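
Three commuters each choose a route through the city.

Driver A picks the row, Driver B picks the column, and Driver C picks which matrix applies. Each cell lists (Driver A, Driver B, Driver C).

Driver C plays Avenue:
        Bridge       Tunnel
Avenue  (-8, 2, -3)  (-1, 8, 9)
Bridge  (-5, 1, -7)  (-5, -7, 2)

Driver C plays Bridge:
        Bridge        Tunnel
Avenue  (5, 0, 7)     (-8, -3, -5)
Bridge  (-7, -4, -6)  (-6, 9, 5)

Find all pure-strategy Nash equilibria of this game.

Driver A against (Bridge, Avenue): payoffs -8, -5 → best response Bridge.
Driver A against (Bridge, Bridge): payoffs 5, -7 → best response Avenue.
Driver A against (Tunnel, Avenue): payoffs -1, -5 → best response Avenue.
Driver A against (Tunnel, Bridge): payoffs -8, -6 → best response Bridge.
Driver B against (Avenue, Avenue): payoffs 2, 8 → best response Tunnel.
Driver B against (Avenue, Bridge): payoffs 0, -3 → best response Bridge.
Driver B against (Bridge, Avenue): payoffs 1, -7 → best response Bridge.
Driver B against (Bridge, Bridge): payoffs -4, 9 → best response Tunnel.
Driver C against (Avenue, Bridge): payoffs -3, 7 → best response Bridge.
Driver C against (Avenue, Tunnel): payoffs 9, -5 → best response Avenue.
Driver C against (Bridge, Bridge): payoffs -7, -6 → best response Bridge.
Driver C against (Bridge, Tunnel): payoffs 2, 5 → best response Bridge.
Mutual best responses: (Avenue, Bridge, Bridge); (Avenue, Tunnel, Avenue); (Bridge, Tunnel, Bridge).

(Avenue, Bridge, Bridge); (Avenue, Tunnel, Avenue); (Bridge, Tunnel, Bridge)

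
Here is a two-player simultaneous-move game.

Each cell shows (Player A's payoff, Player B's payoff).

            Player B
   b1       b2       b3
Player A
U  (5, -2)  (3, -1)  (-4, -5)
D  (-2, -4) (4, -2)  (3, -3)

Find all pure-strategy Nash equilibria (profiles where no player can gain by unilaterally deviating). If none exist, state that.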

════════════════════

Nothing in the data may change. Give it again in full.

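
Three commuters each choose a route through the city.

Driver A picks the row, Driver B picks the column, and Driver C picks which matrix applies. Each cell lists (Driver A, Driver B, Driver C).

Driver C plays Avenue:
        Bridge       Tunnel
Avenue  (-8, 2, -3)  (-1, 8, 9)
Bridge  (-5, 1, -7)  (-5, -7, 2)

Driver C plays Bridge:
        Bridge        Tunnel
Avenue  (5, 0, 7)     (-8, -3, -5)
Bridge  (-7, -4, -6)  (-6, 9, 5)

Find all pure-strategy Nash equilibria of this game.

Driver A against (Bridge, Avenue): payoffs -8, -5 → best response Bridge.
Driver A against (Bridge, Bridge): payoffs 5, -7 → best response Avenue.
Driver A against (Tunnel, Avenue): payoffs -1, -5 → best response Avenue.
Driver A against (Tunnel, Bridge): payoffs -8, -6 → best response Bridge.
Driver B against (Avenue, Avenue): payoffs 2, 8 → best response Tunnel.
Driver B against (Avenue, Bridge): payoffs 0, -3 → best response Bridge.
Driver B against (Bridge, Avenue): payoffs 1, -7 → best response Bridge.
Driver B against (Bridge, Bridge): payoffs -4, 9 → best response Tunnel.
Driver C against (Avenue, Bridge): payoffs -3, 7 → best response Bridge.
Driver C against (Avenue, Tunnel): payoffs 9, -5 → best response Avenue.
Driver C against (Bridge, Bridge): payoffs -7, -6 → best response Bridge.
Driver C against (Bridge, Tunnel): payoffs 2, 5 → best response Bridge.
Mutual best responses: (Avenue, Bridge, Bridge); (Avenue, Tunnel, Avenue); (Bridge, Tunnel, Bridge).

(Avenue, Bridge, Bridge); (Avenue, Tunnel, Avenue); (Bridge, Tunnel, Bridge)

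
Here is a two-player simultaneous-move game.

Each cell shows (Player A's payoff, Player B's payoff).

            Player B
   b1       b2       b3
Player A
U  (5, -2)  (3, -1)  (-4, -5)
D  (-2, -4) (4, -2)  (3, -3)

Find all pure-strategy Nash equilibria (profiles where no player can gain by unilaterally deviating). If none exist, state that.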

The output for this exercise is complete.